### TASK ITEM
Nothing but the lines from the line with "A's planner proposes velocity v_A = (-3, 0)." through the end of the data is to be copied, and each is to be copied exactly.
* * * *
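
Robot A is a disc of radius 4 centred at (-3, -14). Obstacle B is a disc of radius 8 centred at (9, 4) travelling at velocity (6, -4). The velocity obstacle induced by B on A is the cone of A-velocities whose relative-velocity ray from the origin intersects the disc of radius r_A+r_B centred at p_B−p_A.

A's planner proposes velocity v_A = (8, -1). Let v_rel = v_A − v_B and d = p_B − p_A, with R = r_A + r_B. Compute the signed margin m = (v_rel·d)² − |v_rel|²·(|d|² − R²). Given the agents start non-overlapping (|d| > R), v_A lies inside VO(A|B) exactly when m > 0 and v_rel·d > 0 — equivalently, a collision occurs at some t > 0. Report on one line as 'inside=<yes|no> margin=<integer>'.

d = (12, 18),  |d|² = 468;  R = 4+8 = 12,  c = 468−12² = 324
v_rel = (2, 3),  |v_rel|² = 13;  v_rel·d = (2)·(12) + (3)·(18) = 78
13·t² − 156·t + 324 = 0  ⇒  m = 78² − 13·324 = 1872
m = 1872 > 0,  v_rel·d = 78 > 0  ⇒  inside

inside=yes margin=1872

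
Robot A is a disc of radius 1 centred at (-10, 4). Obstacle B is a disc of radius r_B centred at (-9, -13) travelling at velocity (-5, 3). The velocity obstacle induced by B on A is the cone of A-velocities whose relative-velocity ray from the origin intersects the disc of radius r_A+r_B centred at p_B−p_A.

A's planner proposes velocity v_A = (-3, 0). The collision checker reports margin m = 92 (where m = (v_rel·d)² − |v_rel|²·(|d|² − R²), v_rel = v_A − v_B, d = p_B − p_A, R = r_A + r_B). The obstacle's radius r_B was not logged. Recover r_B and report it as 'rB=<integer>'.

m = 92
d = (1, -17);  v_rel = (2, -3),  |v_rel|² = 13
v_rel×d = (2)·(-17) − (-3)·(1) = -31
since m = R²·13 − (-31)²:  R² = (961 + 92) / 13 = 81
R = √81 = 9  ⇒  r_B = 9 − 1 = 8

rB=8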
* * * *
### YOUR RESPONSE
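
A's planner proposes velocity v_A = (-3, 0). The collision checker reports margin m = 92 (where m = (v_rel·d)² − |v_rel|²·(|d|² − R²), v_rel = v_A − v_B, d = p_B − p_A, R = r_A + r_B). The obstacle's radius r_B was not logged. Recover r_B and report it as 'rB=<integer>'.

m = 92
d = (1, -17);  v_rel = (2, -3),  |v_rel|² = 13
v_rel×d = (2)·(-17) − (-3)·(1) = -31
since m = R²·13 − (-31)²:  R² = (961 + 92) / 13 = 81
R = √81 = 9  ⇒  r_B = 9 − 1 = 8

rB=8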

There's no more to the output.